Assigned task -
Please write out exactly the lines of the data below from the line holding "Find the least positive" through the line holding "Determine whether 27", and leave out the rest.

Input data -
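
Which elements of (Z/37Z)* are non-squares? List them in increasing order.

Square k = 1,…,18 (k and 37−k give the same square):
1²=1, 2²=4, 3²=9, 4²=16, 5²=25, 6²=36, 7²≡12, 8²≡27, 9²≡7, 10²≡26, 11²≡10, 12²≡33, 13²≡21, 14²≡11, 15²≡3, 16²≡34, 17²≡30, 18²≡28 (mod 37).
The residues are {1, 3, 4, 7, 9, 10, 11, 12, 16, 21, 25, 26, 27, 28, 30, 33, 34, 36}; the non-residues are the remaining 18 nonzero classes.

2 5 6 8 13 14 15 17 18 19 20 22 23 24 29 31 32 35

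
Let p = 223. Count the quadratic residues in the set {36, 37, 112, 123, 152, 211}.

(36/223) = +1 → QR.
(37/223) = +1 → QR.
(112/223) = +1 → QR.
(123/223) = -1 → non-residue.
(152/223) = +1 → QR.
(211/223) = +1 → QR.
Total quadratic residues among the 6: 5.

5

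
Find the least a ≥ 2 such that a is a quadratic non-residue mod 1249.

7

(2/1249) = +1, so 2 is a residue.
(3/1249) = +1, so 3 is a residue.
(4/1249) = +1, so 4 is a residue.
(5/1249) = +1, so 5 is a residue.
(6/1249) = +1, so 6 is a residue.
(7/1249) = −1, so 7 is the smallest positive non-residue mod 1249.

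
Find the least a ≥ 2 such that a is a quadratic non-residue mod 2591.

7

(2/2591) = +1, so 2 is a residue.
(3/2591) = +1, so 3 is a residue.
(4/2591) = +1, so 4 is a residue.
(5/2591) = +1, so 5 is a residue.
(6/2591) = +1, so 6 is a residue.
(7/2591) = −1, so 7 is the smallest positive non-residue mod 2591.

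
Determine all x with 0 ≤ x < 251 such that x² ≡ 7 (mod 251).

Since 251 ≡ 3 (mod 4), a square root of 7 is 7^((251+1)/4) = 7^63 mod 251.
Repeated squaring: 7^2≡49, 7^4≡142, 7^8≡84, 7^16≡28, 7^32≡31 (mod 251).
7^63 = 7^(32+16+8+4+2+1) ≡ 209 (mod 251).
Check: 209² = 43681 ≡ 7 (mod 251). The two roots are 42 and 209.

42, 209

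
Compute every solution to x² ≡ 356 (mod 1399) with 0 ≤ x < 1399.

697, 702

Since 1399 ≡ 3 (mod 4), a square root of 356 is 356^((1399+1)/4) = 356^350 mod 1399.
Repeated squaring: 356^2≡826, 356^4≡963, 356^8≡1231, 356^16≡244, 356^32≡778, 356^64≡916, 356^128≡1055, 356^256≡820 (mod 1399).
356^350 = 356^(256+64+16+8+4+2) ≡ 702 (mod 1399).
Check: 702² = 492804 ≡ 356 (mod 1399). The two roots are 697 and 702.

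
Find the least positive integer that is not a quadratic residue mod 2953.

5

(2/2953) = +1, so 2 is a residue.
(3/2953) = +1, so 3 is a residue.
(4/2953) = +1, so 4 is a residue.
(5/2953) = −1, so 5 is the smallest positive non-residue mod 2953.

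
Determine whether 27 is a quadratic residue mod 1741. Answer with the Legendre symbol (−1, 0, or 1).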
...
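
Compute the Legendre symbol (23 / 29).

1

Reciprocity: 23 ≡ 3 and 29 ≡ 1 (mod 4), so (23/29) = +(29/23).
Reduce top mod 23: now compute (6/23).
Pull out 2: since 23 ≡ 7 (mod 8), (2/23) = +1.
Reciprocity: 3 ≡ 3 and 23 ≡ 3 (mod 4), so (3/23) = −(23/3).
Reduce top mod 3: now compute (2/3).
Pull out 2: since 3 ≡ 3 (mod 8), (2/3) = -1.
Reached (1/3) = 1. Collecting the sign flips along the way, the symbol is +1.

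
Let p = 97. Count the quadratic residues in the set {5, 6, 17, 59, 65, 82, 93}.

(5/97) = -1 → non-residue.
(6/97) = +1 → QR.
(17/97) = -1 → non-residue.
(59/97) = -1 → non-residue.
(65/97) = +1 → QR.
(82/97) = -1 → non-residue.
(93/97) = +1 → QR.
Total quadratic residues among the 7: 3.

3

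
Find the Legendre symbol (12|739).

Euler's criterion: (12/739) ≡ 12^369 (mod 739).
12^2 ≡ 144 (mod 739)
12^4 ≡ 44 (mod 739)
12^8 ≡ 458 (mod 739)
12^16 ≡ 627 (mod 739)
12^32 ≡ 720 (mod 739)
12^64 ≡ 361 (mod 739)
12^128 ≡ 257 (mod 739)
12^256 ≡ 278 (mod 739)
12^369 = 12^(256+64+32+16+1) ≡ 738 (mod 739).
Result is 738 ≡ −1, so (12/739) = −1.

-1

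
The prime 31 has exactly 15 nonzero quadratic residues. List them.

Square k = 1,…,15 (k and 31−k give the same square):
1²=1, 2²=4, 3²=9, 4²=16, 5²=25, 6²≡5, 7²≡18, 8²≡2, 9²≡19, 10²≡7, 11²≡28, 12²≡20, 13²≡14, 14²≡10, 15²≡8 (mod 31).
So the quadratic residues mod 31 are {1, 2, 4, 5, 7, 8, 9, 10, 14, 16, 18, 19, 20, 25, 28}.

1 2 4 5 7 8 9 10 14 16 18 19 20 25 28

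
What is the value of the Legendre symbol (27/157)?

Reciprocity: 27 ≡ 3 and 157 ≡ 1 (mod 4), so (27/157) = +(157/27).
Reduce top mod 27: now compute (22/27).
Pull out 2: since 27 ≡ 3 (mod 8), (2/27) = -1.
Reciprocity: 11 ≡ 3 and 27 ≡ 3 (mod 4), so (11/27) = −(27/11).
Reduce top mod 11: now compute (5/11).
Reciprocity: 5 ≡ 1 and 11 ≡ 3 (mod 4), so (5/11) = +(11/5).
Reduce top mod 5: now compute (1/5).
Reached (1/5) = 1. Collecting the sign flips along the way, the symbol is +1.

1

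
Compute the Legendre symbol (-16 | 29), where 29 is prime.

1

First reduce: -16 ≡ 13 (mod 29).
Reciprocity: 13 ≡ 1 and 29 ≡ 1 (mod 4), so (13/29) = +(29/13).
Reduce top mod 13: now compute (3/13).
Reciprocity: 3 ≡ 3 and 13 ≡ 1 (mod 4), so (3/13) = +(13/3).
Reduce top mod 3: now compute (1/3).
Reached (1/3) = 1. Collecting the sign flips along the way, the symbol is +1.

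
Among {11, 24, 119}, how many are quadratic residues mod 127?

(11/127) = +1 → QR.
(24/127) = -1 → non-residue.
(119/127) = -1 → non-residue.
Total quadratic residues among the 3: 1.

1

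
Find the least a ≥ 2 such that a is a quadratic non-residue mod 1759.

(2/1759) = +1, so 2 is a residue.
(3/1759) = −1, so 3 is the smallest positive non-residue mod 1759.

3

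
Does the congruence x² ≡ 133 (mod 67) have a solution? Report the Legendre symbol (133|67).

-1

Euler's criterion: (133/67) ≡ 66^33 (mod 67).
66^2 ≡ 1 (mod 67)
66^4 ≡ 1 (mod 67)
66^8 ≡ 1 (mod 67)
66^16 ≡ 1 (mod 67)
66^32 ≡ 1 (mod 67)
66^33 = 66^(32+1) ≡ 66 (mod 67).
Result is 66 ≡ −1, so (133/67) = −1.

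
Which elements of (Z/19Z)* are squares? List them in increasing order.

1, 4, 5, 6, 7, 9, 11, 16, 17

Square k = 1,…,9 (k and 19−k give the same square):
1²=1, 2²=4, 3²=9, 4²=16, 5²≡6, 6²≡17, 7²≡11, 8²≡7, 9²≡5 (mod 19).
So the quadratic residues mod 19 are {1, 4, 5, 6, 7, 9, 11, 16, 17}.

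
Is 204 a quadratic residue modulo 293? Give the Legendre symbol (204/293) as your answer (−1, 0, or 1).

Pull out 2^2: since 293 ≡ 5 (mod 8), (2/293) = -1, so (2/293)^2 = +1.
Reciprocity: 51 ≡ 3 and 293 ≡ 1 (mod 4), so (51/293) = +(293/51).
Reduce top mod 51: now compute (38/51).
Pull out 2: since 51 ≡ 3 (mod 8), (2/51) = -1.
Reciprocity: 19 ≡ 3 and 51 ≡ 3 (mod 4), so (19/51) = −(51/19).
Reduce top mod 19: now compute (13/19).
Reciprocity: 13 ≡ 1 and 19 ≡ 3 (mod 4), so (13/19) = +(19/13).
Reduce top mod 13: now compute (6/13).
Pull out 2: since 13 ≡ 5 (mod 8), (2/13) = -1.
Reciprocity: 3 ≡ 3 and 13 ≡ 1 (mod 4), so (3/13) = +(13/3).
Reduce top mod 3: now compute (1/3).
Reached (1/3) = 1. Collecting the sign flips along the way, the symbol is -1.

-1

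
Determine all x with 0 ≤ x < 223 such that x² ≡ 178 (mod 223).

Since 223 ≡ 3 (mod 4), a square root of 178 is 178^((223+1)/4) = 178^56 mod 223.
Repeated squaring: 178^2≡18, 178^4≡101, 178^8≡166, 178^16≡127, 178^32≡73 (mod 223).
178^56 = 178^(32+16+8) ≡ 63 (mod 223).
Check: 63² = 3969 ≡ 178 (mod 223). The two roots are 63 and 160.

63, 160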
...
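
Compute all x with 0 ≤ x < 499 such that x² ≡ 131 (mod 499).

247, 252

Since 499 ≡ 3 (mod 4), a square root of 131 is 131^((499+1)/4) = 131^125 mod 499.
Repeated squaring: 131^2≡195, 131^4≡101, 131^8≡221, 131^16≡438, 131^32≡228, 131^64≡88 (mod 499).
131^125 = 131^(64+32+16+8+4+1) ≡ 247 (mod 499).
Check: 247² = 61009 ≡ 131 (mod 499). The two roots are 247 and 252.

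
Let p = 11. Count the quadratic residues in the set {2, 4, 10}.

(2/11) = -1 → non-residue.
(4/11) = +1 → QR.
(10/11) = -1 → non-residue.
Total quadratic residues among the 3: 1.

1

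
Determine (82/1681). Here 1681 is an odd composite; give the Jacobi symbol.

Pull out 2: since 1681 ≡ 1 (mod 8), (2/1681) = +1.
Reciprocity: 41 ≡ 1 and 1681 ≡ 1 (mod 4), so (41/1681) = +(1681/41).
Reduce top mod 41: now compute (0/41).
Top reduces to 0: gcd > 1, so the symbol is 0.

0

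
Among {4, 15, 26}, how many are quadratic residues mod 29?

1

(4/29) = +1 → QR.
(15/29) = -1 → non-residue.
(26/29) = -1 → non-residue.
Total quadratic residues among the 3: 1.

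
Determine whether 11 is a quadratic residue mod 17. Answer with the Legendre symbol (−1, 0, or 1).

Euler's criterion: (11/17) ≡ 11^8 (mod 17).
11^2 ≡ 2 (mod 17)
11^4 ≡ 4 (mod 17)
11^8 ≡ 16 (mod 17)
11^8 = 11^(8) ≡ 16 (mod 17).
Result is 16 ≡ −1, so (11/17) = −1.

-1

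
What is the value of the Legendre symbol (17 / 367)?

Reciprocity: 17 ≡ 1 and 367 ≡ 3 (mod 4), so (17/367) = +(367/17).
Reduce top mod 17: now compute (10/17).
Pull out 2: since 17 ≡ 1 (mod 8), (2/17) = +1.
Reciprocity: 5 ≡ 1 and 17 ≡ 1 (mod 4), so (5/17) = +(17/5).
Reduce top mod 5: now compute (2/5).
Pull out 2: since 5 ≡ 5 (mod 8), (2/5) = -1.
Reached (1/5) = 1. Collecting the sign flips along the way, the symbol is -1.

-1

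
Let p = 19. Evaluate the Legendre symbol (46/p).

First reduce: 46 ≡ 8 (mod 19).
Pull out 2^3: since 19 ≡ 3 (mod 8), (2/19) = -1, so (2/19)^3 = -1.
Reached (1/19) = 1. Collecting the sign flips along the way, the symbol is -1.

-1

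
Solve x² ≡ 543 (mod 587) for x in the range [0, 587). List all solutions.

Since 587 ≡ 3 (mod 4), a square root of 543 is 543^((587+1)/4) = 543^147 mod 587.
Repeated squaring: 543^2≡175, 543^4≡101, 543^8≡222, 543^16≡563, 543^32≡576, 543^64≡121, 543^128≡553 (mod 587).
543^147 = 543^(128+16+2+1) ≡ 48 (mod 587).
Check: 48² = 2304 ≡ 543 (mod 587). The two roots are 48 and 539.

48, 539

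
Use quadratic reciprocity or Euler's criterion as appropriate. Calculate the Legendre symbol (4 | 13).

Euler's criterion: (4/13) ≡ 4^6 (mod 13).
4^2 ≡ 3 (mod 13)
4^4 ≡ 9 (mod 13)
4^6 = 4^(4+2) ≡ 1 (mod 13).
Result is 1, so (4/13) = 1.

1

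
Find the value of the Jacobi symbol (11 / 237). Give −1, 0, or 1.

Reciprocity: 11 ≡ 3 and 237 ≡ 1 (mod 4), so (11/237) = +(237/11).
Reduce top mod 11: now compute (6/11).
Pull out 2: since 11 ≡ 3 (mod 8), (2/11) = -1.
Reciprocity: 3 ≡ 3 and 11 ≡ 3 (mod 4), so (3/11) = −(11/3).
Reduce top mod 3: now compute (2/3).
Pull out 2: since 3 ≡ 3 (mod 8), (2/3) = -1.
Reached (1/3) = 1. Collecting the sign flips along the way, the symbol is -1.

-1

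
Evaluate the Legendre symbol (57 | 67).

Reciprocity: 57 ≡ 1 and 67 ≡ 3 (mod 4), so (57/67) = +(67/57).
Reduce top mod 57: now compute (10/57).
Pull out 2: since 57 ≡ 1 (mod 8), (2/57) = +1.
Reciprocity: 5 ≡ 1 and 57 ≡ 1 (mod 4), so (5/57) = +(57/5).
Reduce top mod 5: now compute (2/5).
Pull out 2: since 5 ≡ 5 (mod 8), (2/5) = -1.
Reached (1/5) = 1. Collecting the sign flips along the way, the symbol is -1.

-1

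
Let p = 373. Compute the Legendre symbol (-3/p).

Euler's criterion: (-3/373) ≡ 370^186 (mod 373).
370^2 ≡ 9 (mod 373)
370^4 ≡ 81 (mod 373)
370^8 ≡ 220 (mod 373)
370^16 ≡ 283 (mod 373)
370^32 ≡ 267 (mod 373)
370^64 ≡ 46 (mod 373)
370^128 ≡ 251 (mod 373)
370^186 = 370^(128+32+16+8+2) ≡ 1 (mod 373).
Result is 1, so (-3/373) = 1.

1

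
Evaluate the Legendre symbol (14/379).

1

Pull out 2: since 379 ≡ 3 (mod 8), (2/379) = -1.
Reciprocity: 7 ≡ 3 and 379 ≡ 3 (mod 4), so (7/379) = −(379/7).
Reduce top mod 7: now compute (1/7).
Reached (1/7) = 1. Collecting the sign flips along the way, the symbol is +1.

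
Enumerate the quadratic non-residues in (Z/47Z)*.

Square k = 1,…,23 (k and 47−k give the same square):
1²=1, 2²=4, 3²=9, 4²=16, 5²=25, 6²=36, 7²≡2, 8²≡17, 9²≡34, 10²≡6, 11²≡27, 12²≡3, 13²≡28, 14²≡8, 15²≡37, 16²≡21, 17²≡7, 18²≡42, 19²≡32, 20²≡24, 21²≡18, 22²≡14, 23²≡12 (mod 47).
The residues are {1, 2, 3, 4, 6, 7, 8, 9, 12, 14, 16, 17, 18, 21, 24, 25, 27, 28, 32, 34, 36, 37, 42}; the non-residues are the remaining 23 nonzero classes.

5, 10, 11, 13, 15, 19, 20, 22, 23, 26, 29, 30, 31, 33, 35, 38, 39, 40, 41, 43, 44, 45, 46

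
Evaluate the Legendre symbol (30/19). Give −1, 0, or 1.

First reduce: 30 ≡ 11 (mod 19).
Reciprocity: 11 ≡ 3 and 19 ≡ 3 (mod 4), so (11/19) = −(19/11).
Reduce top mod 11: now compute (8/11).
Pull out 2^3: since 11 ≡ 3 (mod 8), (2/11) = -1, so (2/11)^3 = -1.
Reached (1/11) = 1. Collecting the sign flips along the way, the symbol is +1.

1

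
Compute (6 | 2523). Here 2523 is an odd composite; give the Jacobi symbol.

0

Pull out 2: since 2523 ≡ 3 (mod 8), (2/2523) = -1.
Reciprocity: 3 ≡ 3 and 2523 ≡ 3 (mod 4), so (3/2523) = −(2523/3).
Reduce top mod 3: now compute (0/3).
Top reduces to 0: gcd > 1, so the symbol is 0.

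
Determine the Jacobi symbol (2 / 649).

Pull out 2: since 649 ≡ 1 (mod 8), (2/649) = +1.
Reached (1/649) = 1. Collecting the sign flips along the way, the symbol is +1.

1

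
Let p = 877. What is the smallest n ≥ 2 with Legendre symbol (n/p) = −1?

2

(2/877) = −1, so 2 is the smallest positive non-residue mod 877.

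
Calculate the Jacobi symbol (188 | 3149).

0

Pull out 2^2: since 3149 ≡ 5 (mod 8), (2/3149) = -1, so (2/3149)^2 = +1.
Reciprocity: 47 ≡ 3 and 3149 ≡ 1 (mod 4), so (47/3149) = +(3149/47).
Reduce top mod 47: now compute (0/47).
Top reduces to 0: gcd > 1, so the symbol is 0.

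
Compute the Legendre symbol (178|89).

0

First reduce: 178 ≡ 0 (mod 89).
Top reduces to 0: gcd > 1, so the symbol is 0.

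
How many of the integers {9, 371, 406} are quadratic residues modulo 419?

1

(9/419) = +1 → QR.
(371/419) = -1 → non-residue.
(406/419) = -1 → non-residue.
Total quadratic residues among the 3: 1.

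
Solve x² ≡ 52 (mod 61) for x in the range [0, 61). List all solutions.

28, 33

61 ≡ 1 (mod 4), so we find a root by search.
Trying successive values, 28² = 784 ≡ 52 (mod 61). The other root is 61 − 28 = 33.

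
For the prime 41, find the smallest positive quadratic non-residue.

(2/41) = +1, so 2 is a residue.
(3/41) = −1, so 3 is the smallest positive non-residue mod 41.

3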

Reply to the task -
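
Find the least positive integer that is not a quadratic residue mod 2953.

5

(2/2953) = +1, so 2 is a residue.
(3/2953) = +1, so 3 is a residue.
(4/2953) = +1, so 4 is a residue.
(5/2953) = −1, so 5 is the smallest positive non-residue mod 2953.

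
Determine whether 27 is a quadratic residue mod 1741. Answer with the Legendre symbol (−1, 0, or 1).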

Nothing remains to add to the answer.